Collected data
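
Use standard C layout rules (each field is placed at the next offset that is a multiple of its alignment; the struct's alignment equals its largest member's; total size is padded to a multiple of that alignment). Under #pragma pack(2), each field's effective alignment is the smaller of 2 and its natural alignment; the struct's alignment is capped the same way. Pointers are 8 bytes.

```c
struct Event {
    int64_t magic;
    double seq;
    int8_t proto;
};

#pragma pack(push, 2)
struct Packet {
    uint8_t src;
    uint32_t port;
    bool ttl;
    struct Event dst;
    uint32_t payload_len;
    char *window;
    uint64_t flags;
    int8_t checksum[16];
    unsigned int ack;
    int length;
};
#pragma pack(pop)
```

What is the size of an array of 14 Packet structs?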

__Work to complete__: Exactly as shown above, write out all the records.

__The answer__:
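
Use standard C layout rules (each field is placed at the next offset that is a multiple of its alignment; the struct's alignment equals its largest member's; total size is padded to a multiple of that alignment). Under #pragma pack(2), each field's effective alignment is the smaller of 2 and its natural alignment; the struct's alignment is capped the same way. Pointers are 8 bytes.

```c
struct Event {
    int64_t magic;
    double seq;
    int8_t proto;
};

#pragma pack(push, 2)
struct Packet {
    uint8_t src;
    uint32_t port;
    bool ttl;
    struct Event dst;
    uint32_t payload_len;
    char *window;
    uint64_t flags;
    int8_t checksum[16];
    unsigned int ack;
    int length;
};
#pragma pack(pop)
```

What is the size of an array of 14 Packet structs?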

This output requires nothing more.